:: Problem requirements ::
Find every line in the records below that holds the word "Consider" and copy it.

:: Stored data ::
++++++++

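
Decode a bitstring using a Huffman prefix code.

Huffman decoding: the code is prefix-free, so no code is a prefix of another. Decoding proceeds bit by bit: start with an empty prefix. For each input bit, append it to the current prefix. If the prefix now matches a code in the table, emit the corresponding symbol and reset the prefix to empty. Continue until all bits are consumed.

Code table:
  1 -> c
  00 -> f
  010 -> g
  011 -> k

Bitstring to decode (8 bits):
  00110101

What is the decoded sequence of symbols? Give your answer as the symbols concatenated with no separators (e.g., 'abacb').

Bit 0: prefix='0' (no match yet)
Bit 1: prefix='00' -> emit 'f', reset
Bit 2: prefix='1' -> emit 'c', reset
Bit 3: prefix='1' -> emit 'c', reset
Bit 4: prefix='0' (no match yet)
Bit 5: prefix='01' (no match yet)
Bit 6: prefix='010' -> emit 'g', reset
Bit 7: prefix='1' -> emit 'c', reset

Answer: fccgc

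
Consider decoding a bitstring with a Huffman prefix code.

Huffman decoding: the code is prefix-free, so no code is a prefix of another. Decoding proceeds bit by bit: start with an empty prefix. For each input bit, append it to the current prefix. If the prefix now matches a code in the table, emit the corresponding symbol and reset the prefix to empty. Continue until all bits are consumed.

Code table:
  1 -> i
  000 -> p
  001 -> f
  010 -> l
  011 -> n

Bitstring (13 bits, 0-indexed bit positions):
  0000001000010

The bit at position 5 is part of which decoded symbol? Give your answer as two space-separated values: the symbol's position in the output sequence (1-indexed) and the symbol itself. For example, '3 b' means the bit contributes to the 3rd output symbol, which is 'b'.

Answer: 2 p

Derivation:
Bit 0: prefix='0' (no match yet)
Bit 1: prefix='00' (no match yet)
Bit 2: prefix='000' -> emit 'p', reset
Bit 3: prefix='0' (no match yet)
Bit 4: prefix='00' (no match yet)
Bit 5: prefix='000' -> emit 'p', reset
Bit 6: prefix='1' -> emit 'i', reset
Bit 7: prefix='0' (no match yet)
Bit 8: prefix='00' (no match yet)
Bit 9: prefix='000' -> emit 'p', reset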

++++++++

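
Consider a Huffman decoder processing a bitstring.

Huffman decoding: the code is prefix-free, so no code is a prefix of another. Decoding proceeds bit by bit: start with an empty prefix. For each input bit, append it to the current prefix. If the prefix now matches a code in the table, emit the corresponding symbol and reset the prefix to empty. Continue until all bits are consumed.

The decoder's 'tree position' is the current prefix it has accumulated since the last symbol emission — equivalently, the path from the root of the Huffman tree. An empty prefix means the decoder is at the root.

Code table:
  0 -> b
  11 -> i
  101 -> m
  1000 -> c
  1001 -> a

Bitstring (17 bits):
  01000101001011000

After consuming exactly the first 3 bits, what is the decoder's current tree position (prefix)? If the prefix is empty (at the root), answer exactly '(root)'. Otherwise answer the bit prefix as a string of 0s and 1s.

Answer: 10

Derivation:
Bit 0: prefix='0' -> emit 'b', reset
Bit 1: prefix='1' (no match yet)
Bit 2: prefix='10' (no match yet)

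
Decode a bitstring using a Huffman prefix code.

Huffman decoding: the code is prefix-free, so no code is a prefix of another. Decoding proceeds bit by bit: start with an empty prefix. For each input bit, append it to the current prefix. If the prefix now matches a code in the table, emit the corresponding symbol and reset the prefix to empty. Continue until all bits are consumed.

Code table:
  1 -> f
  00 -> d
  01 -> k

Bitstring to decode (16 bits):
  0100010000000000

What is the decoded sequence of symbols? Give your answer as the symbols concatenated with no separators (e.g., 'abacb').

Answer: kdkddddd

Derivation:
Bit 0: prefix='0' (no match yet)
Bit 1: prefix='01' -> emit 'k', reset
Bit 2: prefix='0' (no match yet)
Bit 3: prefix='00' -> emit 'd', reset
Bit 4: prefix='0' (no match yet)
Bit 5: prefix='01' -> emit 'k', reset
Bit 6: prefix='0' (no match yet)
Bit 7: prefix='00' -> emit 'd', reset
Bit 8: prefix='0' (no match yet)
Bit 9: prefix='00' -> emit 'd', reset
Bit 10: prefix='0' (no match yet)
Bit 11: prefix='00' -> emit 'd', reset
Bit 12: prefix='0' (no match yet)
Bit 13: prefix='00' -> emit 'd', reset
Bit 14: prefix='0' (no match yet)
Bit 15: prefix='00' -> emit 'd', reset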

++++++++

:: Output below ::
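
Consider decoding a bitstring with a Huffman prefix code.
Consider a Huffman decoder processing a bitstring.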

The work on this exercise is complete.